What you have to do — From the line that contains "2. What is the degree of vertex 5?" through the line that contains "2: [0, 3, 7, 9]", output every line of the listing below exactly and leave out all the rest.

+--

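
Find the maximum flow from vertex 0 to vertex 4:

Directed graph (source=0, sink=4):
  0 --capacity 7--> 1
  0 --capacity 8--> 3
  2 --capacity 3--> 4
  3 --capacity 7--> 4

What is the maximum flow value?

Computing max flow:
  Flow on (0->3): 7/8
  Flow on (3->4): 7/7
Maximum flow = 7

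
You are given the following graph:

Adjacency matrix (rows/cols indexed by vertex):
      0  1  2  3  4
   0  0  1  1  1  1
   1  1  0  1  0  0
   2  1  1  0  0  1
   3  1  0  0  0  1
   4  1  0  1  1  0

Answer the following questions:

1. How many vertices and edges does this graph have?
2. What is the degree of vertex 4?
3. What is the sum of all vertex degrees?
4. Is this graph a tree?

Count: 5 vertices, 7 edges.
Vertex 4 has neighbors [0, 2, 3], degree = 3.
Handshaking lemma: 2 * 7 = 14.
A tree on 5 vertices has 4 edges. This graph has 7 edges (3 extra). Not a tree.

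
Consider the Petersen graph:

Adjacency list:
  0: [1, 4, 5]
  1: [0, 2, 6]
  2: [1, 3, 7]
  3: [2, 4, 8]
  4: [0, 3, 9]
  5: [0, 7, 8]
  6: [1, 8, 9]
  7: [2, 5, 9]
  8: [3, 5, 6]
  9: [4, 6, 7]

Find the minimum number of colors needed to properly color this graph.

The Petersen graph contains odd cycles (e.g. the outer 5-cycle), so chi >= 3.
A proper 3-coloring exists (it is a well-known 3-chromatic graph).
Chromatic number = 3.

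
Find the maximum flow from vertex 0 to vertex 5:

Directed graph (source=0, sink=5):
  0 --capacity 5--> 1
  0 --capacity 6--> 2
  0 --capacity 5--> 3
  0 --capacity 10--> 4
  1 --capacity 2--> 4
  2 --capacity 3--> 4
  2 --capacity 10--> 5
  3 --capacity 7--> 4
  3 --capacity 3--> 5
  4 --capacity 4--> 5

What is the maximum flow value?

Computing max flow:
  Flow on (0->1): 2/5
  Flow on (0->2): 6/6
  Flow on (0->3): 3/5
  Flow on (0->4): 2/10
  Flow on (1->4): 2/2
  Flow on (2->5): 6/10
  Flow on (3->5): 3/3
  Flow on (4->5): 4/4
Maximum flow = 13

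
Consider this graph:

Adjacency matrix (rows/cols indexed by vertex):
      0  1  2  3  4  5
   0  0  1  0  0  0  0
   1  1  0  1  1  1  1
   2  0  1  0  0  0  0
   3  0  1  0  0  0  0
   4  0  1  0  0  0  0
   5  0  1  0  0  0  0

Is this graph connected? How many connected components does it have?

Checking connectivity: the graph has 1 connected component(s).
All vertices are reachable from each other. The graph IS connected.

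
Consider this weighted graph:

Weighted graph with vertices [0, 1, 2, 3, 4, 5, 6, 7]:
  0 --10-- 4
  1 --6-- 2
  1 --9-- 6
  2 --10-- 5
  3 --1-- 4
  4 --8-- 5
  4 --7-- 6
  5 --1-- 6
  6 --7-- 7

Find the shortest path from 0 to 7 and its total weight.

Using Dijkstra's algorithm from vertex 0:
Shortest path: 0 -> 4 -> 6 -> 7
Total weight: 10 + 7 + 7 = 24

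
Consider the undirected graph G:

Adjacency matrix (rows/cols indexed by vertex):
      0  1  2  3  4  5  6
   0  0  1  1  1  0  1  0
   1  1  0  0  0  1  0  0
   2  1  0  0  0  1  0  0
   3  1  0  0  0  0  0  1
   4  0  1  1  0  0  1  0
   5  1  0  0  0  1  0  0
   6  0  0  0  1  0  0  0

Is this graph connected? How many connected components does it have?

Checking connectivity: the graph has 1 connected component(s).
All vertices are reachable from each other. The graph IS connected.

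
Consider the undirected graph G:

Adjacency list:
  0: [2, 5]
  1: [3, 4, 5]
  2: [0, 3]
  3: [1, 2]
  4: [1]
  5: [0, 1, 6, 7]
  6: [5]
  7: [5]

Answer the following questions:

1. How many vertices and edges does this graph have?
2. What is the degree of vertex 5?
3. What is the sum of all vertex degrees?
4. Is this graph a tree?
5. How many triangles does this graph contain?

Count: 8 vertices, 8 edges.
Vertex 5 has neighbors [0, 1, 6, 7], degree = 4.
Handshaking lemma: 2 * 8 = 16.
A tree on 8 vertices has 7 edges. This graph has 8 edges (1 extra). Not a tree.
Number of triangles = 0.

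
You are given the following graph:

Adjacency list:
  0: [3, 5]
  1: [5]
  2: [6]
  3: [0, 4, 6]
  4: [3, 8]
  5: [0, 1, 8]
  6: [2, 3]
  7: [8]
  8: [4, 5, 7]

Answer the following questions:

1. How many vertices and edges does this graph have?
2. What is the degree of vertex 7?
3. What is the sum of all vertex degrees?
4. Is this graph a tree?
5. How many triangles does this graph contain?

Count: 9 vertices, 9 edges.
Vertex 7 has neighbors [8], degree = 1.
Handshaking lemma: 2 * 9 = 18.
A tree on 9 vertices has 8 edges. This graph has 9 edges (1 extra). Not a tree.
Number of triangles = 0.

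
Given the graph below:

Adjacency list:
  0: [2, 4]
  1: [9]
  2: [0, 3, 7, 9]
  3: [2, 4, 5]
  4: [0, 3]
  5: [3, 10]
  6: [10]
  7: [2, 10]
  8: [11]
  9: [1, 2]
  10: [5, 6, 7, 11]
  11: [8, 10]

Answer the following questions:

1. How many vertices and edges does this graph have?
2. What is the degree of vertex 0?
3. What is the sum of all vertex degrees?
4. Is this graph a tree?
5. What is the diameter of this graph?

Count: 12 vertices, 13 edges.
Vertex 0 has neighbors [2, 4], degree = 2.
Handshaking lemma: 2 * 13 = 26.
A tree on 12 vertices has 11 edges. This graph has 13 edges (2 extra). Not a tree.
Diameter (longest shortest path) = 6.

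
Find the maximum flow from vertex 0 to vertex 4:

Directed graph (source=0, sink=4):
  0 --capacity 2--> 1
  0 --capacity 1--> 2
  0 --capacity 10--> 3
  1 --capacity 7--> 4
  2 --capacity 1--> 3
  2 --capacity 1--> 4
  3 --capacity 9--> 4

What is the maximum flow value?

Computing max flow:
  Flow on (0->1): 2/2
  Flow on (0->2): 1/1
  Flow on (0->3): 9/10
  Flow on (1->4): 2/7
  Flow on (2->4): 1/1
  Flow on (3->4): 9/9
Maximum flow = 12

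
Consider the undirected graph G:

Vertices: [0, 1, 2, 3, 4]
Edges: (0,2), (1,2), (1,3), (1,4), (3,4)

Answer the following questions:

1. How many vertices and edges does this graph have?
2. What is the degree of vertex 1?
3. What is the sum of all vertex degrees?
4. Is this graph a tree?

Count: 5 vertices, 5 edges.
Vertex 1 has neighbors [2, 3, 4], degree = 3.
Handshaking lemma: 2 * 5 = 10.
A tree on 5 vertices has 4 edges. This graph has 5 edges (1 extra). Not a tree.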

+--

Answer to this problem —
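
2. What is the degree of vertex 5?
3. What is the sum of all vertex degrees?
4. Is this graph a tree?
5. How many triangles does this graph contain?

Count: 8 vertices, 8 edges.
Vertex 5 has neighbors [0, 1, 6, 7], degree = 4.
Handshaking lemma: 2 * 8 = 16.
A tree on 8 vertices has 7 edges. This graph has 8 edges (1 extra). Not a tree.
Number of triangles = 0.

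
You are given the following graph:

Adjacency list:
  0: [3, 5]
  1: [5]
  2: [6]
  3: [0, 4, 6]
  4: [3, 8]
  5: [0, 1, 8]
  6: [2, 3]
  7: [8]
  8: [4, 5, 7]

Answer the following questions:

1. How many vertices and edges does this graph have?
2. What is the degree of vertex 7?
3. What is the sum of all vertex degrees?
4. Is this graph a tree?
5. How many triangles does this graph contain?

Count: 9 vertices, 9 edges.
Vertex 7 has neighbors [8], degree = 1.
Handshaking lemma: 2 * 9 = 18.
A tree on 9 vertices has 8 edges. This graph has 9 edges (1 extra). Not a tree.
Number of triangles = 0.

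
Given the graph below:

Adjacency list:
  0: [2, 4]
  1: [9]
  2: [0, 3, 7, 9]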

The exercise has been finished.